* _Your goal_: Copy, from the listing, every line in which the string "inverse" is present.

*** Opening The input ***

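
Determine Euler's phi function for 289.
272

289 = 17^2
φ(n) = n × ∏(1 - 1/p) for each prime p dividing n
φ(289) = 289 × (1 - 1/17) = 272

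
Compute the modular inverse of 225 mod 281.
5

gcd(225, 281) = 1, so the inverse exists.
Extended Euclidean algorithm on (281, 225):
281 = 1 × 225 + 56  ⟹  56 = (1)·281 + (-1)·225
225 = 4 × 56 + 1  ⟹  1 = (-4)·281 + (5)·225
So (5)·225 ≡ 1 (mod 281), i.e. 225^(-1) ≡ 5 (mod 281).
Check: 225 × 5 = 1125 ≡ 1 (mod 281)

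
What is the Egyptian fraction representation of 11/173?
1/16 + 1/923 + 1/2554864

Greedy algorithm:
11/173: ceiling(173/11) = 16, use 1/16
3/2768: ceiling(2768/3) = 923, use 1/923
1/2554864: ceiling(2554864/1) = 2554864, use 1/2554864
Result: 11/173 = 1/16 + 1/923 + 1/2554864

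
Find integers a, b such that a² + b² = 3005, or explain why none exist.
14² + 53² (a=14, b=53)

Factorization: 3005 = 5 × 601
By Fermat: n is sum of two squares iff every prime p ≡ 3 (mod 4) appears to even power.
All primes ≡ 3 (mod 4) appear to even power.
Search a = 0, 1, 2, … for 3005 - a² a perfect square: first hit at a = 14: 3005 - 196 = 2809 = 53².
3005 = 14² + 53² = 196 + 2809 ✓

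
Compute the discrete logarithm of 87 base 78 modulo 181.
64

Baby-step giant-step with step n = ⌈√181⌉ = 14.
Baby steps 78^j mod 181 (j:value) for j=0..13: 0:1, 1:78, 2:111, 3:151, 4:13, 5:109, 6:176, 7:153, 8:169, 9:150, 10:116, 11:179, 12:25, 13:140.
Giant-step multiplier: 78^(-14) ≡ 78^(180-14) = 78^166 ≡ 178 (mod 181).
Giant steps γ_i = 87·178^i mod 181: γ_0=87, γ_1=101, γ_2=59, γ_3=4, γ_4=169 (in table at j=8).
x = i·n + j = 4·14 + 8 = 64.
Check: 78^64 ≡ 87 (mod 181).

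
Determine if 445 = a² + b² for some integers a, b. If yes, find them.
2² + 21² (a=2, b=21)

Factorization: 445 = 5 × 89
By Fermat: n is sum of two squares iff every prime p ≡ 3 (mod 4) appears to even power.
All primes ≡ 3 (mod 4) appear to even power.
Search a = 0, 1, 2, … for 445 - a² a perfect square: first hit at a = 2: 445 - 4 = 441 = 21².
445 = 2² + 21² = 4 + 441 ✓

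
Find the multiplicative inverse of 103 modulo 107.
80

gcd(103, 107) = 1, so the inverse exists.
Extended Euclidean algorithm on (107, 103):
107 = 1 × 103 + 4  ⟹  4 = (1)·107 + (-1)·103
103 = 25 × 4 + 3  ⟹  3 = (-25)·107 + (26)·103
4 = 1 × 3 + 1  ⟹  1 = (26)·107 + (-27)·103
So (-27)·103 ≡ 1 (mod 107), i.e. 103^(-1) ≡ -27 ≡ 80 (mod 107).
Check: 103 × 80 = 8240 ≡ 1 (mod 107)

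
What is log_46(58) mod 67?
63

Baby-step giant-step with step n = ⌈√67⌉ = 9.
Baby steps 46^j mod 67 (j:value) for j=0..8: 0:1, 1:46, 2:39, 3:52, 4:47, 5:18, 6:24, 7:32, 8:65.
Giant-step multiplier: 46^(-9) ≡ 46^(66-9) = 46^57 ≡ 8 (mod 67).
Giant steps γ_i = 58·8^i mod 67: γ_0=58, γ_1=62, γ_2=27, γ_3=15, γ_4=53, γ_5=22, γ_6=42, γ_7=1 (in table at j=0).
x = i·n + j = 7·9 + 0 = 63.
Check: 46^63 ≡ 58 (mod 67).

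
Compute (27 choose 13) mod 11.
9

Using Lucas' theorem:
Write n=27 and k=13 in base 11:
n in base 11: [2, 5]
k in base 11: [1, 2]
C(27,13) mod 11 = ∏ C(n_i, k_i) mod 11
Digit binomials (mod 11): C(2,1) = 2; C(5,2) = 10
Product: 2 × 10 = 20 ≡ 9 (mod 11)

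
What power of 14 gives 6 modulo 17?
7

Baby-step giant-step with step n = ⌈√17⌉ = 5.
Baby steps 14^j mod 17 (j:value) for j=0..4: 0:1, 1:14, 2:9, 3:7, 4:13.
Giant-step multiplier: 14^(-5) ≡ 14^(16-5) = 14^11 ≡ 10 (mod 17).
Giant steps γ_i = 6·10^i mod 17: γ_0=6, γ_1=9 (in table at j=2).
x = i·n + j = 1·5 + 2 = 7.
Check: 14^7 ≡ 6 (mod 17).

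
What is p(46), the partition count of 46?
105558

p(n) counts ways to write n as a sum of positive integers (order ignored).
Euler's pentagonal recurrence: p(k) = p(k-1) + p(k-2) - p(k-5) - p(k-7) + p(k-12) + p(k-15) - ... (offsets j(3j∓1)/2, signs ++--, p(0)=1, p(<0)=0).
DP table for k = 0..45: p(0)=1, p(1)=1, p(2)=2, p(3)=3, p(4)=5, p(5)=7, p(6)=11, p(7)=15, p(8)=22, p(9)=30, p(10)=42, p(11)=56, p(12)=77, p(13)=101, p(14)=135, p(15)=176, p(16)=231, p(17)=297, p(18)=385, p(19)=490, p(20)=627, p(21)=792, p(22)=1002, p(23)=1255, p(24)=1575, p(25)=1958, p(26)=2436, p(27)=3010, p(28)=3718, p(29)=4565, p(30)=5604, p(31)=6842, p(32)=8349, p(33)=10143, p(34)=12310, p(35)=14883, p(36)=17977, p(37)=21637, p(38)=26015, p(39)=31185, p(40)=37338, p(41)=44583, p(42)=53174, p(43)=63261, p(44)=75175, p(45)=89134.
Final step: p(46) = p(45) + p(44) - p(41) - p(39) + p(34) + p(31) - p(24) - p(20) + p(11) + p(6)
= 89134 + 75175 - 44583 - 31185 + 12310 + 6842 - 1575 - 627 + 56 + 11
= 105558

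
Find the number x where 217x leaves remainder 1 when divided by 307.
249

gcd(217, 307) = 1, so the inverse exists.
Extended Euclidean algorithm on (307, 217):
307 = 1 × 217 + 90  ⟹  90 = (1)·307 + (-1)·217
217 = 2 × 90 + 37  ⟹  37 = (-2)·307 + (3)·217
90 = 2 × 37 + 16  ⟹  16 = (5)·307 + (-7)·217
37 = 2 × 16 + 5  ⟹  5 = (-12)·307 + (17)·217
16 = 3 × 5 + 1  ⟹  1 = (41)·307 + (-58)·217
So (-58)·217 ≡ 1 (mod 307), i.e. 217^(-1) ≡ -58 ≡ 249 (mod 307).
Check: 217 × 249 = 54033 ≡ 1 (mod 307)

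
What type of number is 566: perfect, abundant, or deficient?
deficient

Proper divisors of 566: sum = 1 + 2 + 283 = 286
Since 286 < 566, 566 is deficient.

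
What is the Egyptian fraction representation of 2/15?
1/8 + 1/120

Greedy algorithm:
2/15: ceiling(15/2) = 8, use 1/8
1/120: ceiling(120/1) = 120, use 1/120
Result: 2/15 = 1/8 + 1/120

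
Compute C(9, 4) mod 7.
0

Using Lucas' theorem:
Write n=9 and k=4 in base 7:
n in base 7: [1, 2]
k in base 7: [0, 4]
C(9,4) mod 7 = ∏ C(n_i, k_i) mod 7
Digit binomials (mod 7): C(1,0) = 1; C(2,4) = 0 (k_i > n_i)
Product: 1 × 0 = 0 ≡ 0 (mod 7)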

*** Closing The input ***

* _Written answer_:
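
Compute the modular inverse of 225 mod 281.
gcd(225, 281) = 1, so the inverse exists.
Find the multiplicative inverse of 103 modulo 107.
gcd(103, 107) = 1, so the inverse exists.
gcd(217, 307) = 1, so the inverse exists.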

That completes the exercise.